Problem to solve |
Take every line from the entries below that includes the word "unknown" and copy it.

Dataset records |
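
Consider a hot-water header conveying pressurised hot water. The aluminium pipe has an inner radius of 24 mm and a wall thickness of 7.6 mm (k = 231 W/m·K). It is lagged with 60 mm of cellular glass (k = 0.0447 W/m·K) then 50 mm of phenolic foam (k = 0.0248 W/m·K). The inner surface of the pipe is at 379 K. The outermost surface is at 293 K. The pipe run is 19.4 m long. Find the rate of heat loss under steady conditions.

Treating each annulus and film as a series resistance:
R_aluminium pipe wall = ln(31.6/24)/(2π×231×19.4) = 9.77×10^-6 K/W
R_cellular glass = ln(91.6/31.6)/(2π×0.0447×19.4) = 0.1953 K/W
R_phenolic foam = ln(141.6/91.6)/(2π×0.0248×19.4) = 0.1441 K/W
R_total = 0.3394 K/W
Q = ΔT/R_total = 86/0.3394

Q ≈ 253 W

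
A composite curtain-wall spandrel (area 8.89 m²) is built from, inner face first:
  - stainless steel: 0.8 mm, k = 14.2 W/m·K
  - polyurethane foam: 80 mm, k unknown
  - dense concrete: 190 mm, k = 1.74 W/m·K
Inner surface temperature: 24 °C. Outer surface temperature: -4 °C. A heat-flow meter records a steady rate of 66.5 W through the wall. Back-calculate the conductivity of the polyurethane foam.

k ≈ 0.022 W/(m·K)

Thermal resistances in series:
R_stainless steel = L/(kA) = 0.0008/(14.2×8.89) = 6.337×10^-6 K/W
R_dense concrete = L/(kA) = 0.19/(1.74×8.89) = 0.01228 K/W
Sum of known resistances R_other = 0.01229 K/W
Total R = ΔT/Q = 28/66.5 = 0.4211 K/W
R_polyurethane foam = R_total − R_other = 0.4088 K/W
k = L/(R·A) = 0.08/(0.4088×8.89)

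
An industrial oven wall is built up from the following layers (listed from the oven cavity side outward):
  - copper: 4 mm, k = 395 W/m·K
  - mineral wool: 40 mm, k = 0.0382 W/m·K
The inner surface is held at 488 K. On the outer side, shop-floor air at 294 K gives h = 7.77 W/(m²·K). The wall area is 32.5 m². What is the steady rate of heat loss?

Q ≈ 5360 W

Treating each layer as a thermal resistance in series:
R_copper = L/(kA) = 0.004/(395×32.5) = 3.116×10^-7 K/W
R_mineral wool = L/(kA) = 0.04/(0.0382×32.5) = 0.03222 K/W
R_outer film = 1/(h_o·A) = 1/(7.77×32.5) = 0.00396 K/W
R_total = 0.03618 K/W
Q = ΔT / R_total = 194 / 0.03618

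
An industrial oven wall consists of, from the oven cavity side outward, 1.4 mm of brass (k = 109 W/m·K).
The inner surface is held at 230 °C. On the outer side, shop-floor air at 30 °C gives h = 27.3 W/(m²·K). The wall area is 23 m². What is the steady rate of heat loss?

Q ≈ 126000 W

Thermal resistances in series:
R_brass = L/(kA) = 0.0014/(109×23) = 5.584×10^-7 K/W
R_outer film = 1/(h_o·A) = 1/(27.3×23) = 0.001593 K/W
R_total = 0.001593 K/W
Q = ΔT / R_total = 200 / 0.001593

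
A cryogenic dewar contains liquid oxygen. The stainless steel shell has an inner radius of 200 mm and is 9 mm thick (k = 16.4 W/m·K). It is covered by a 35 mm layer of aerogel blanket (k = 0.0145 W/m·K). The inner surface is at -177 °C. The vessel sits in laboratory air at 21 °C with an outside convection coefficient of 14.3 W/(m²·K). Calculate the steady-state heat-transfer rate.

Q ≈ 51.3 W

For a spherical shell R = (1/r₁ − 1/r₂)/(4πk); film R = 1/(h·4πr²). In series:
R_stainless steel shell = (1/0.2 − 1/0.209)/(4π×16.4) = 0.001045 K/W
R_aerogel blanket = (1/0.209 − 1/0.244)/(4π×0.0145) = 3.767 K/W
R_outer film = 1/(h·4πr_o²) = 1/(14.3×4π×0.244²) = 0.09347 K/W
R_total = 3.861 K/W
Q = ΔT/R_total = 198/3.861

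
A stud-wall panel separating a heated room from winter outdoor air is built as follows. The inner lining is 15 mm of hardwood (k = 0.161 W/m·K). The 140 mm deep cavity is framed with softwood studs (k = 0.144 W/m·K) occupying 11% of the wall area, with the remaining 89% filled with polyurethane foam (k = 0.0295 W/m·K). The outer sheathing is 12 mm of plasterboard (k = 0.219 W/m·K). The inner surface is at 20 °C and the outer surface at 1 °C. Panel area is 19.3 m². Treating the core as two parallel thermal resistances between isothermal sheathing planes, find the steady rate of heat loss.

Q ≈ 106 W

Sheathing layers in series; stud and cavity paths in parallel between them.
R_inner = 0.015/(0.161×19.3) = 0.004827 K/W
R_stud  = 0.14/(0.144×0.11×19.3) = 0.4579 K/W
R_cav   = 0.14/(0.0295×0.89×19.3) = 0.2763 K/W
1/R_core = 1/R_stud + 1/R_cav → R_core = 0.1723 K/W
R_outer = 0.012/(0.219×19.3) = 0.002839 K/W
R_total = 0.18 K/W
Q = ΔT/R_total = 19/0.18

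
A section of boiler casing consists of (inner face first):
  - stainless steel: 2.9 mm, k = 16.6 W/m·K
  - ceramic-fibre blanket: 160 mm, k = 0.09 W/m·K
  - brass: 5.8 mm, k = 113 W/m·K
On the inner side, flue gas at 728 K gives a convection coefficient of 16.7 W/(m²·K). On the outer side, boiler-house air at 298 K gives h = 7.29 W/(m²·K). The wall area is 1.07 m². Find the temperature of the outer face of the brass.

T ≈ 328 K

Thermal resistances in series:
R_inner film = 1/(h_i·A) = 1/(16.7×1.07) = 0.05596 K/W
R_stainless steel = L/(kA) = 0.0029/(16.6×1.07) = 1.633×10^-4 K/W
R_ceramic-fibre blanket = L/(kA) = 0.16/(0.09×1.07) = 1.661 K/W
R_brass = L/(kA) = 0.0058/(113×1.07) = 4.797×10^-5 K/W
R_outer film = 1/(h_o·A) = 1/(7.29×1.07) = 0.1282 K/W
R_total = 1.846 K/W;  Q = ΔT/R_total = 430/1.846 = 233 W
T_interface = T_inner − Q·ΣR(inner→interface) = 728 − 233×1.718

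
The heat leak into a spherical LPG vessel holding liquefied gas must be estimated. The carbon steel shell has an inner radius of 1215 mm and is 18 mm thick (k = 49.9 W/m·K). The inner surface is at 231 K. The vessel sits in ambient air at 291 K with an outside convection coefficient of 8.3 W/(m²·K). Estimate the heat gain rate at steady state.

Q ≈ 9490 W

Radial (spherical) resistances in series:
R_carbon steel shell = (1/1.215 − 1/1.233)/(4π×49.9) = 1.916×10^-5 K/W
R_outer film = 1/(h·4πr_o²) = 1/(8.3×4π×1.233²) = 0.006306 K/W
R_total = 0.006326 K/W
Q = ΔT/R_total = 60/0.006326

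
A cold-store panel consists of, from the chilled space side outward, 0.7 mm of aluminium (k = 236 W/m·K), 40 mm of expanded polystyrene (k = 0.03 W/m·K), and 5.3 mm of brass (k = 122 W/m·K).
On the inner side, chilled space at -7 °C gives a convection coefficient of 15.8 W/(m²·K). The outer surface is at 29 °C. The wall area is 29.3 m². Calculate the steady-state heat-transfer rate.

Q ≈ 755 W

Thermal resistances in series:
R_inner film = 1/(h_i·A) = 1/(15.8×29.3) = 0.00216 K/W
R_aluminium = L/(kA) = 0.0007/(236×29.3) = 1.012×10^-7 K/W
R_expanded polystyrene = L/(kA) = 0.04/(0.03×29.3) = 0.04551 K/W
R_brass = L/(kA) = 0.0053/(122×29.3) = 1.483×10^-6 K/W
R_total = 0.04767 K/W
Q = ΔT / R_total = 36 / 0.04767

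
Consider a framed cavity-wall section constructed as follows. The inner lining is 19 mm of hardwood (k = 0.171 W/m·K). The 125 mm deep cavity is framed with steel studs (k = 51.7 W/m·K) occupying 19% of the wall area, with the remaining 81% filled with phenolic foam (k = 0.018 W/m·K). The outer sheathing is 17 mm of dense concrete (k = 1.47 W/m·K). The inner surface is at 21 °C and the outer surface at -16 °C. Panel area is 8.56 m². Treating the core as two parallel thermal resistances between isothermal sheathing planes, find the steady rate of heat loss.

Sheathing layers in series; stud and cavity paths in parallel between them.
R_inner = 0.019/(0.171×8.56) = 0.01298 K/W
R_stud  = 0.125/(51.7×0.19×8.56) = 0.001487 K/W
R_cav   = 0.125/(0.018×0.81×8.56) = 1.002 K/W
1/R_core = 1/R_stud + 1/R_cav → R_core = 0.001484 K/W
R_outer = 0.017/(1.47×8.56) = 0.001351 K/W
R_total = 0.01582 K/W
Q = ΔT/R_total = 37/0.01582

Q ≈ 2340 W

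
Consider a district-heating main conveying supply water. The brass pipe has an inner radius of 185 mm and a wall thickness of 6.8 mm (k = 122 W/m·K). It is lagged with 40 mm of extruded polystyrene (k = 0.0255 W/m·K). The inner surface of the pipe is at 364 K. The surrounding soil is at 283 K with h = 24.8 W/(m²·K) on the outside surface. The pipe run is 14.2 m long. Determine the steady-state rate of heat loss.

Radial resistances (cylindrical: R_cond = ln(r_o/r_i)/(2πkL), R_conv = 1/(h·2πrL)):
R_brass pipe wall = ln(191.8/185)/(2π×122×14.2) = 3.316×10^-6 K/W
R_extruded polystyrene = ln(231.8/191.8)/(2π×0.0255×14.2) = 0.08326 K/W
R_outer film = 1/(h_o·2πr_oL) = 1/(24.8×2π×0.2318×14.2) = 0.00195 K/W
R_total = 0.08521 K/W
Q = ΔT/R_total = 81/0.08521

Q ≈ 951 W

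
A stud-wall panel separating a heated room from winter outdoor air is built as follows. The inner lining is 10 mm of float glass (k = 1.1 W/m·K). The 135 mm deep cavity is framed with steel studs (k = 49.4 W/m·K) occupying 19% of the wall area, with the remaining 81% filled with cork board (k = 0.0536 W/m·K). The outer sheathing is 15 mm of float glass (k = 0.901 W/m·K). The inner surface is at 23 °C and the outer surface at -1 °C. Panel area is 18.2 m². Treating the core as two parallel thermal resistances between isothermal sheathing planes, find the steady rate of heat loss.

Q ≈ 10900 W

Sheathing layers in series; stud and cavity paths in parallel between them.
R_inner = 0.01/(1.1×18.2) = 4.995×10^-4 K/W
R_stud  = 0.135/(49.4×0.19×18.2) = 7.903×10^-4 K/W
R_cav   = 0.135/(0.0536×0.81×18.2) = 0.1708 K/W
1/R_core = 1/R_stud + 1/R_cav → R_core = 7.866×10^-4 K/W
R_outer = 0.015/(0.901×18.2) = 9.147×10^-4 K/W
R_total = 0.002201 K/W
Q = ΔT/R_total = 24/0.002201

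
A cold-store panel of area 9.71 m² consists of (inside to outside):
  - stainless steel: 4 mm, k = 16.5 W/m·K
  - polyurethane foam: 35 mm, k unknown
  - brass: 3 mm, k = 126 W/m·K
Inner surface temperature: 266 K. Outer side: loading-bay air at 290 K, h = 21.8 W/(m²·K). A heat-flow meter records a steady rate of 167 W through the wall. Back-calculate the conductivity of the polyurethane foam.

Model the wall as resistances in series:
R_stainless steel = L/(kA) = 0.004/(16.5×9.71) = 2.497×10^-5 K/W
R_brass = L/(kA) = 0.003/(126×9.71) = 2.452×10^-6 K/W
R_outer film = 1/(h_o·A) = 1/(21.8×9.71) = 0.004724 K/W
Sum of known resistances R_other = 0.004752 K/W
Total R = ΔT/Q = 24/167 = 0.1437 K/W
R_polyurethane foam = R_total − R_other = 0.139 K/W
k = L/(R·A) = 0.035/(0.139×9.71)

k ≈ 0.0259 W/(m·K)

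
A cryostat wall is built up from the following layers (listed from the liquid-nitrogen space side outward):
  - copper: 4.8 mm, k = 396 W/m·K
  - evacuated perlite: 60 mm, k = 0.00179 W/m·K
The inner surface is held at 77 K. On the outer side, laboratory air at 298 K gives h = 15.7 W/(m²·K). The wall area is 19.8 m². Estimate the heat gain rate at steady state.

Treating each layer as a thermal resistance in series:
R_copper = L/(kA) = 0.0048/(396×19.8) = 6.122×10^-7 K/W
R_evacuated perlite = L/(kA) = 0.06/(0.00179×19.8) = 1.693 K/W
R_outer film = 1/(h_o·A) = 1/(15.7×19.8) = 0.003217 K/W
R_total = 1.696 K/W
Q = ΔT / R_total = 221 / 1.696

Q ≈ 130 W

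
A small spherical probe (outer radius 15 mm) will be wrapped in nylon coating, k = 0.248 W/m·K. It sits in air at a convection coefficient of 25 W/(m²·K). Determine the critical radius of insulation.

For a sphere r_cr = 2k/h = 2×0.248/25
r_cr = 19.8 mm; since the bare radius (15 mm) is below r_cr, adding a thin layer of insulation will *increase* heat loss.

r_cr ≈ 19.8 mm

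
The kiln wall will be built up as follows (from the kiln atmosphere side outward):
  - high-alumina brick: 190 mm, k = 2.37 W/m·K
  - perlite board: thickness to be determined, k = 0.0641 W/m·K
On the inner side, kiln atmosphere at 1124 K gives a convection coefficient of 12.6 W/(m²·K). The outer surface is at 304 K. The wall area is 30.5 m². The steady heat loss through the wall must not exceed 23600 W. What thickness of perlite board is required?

L ≈ 57.7 mm

Treating each layer as a thermal resistance in series:
R_inner film = 1/(h_i·A) = 1/(12.6×30.5) = 0.002602 K/W
R_high-alumina brick = L/(kA) = 0.19/(2.37×30.5) = 0.002628 K/W
Sum of the known resistances R_other = 0.005231 K/W
Required total resistance R_tot = ΔT/Q_allow = 820/23600 = 0.03475 K/W
R_perlite board = R_tot − R_other = 0.02952 K/W
L = R·k·A = 0.02952×0.0641×30.5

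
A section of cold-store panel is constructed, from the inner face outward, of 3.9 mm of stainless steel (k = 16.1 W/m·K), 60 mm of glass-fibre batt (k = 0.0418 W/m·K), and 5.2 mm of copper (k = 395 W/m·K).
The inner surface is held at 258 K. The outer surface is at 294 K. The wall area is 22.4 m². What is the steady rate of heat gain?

Series thermal resistances:
R_stainless steel = L/(kA) = 0.0039/(16.1×22.4) = 1.081×10^-5 K/W
R_glass-fibre batt = L/(kA) = 0.06/(0.0418×22.4) = 0.06408 K/W
R_copper = L/(kA) = 0.0052/(395×22.4) = 5.877×10^-7 K/W
R_total = 0.06409 K/W
Q = ΔT / R_total = 36 / 0.06409

Q ≈ 562 W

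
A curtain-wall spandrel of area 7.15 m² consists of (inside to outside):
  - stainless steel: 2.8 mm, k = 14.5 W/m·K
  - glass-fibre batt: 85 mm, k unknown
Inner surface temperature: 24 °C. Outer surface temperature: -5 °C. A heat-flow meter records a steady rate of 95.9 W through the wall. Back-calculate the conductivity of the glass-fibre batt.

Using the resistance-network approach (series):
R_stainless steel = L/(kA) = 0.0028/(14.5×7.15) = 2.701×10^-5 K/W
Sum of known resistances R_other = 2.701×10^-5 K/W
Total R = ΔT/Q = 29/95.9 = 0.3024 K/W
R_glass-fibre batt = R_total − R_other = 0.3024 K/W
k = L/(R·A) = 0.085/(0.3024×7.15)

k ≈ 0.0393 W/(m·K)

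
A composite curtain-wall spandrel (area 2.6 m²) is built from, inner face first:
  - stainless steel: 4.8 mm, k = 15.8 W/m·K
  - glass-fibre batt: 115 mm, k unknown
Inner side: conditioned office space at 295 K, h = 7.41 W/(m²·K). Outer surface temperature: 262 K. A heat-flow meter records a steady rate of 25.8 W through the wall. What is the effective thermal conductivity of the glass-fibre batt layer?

Series thermal resistances:
R_inner film = 1/(h_i·A) = 1/(7.41×2.6) = 0.0519 K/W
R_stainless steel = L/(kA) = 0.0048/(15.8×2.6) = 1.168×10^-4 K/W
Sum of known resistances R_other = 0.05202 K/W
Total R = ΔT/Q = 33/25.8 = 1.279 K/W
R_glass-fibre batt = R_total − R_other = 1.227 K/W
k = L/(R·A) = 0.115/(1.227×2.6)

k ≈ 0.036 W/(m·K)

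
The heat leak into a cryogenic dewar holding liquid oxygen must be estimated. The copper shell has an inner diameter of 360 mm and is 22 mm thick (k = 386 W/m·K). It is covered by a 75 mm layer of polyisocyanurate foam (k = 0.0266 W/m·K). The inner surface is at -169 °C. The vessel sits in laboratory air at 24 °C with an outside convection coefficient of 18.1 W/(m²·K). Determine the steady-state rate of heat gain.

Q ≈ 47.5 W

Radial (spherical) resistances in series:
R_copper shell = (1/0.18 − 1/0.202)/(4π×386) = 1.247×10^-4 K/W
R_polyisocyanurate foam = (1/0.202 − 1/0.277)/(4π×0.0266) = 4.01 K/W
R_outer film = 1/(h·4πr_o²) = 1/(18.1×4π×0.277²) = 0.0573 K/W
R_total = 4.067 K/W
Q = ΔT/R_total = 193/4.067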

Solved problem |
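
  - polyurethane foam: 80 mm, k unknown
  - polyurethane foam: 35 mm, k unknown
  - glass-fibre batt: 85 mm, k unknown
  - glass-fibre batt: 115 mm, k unknown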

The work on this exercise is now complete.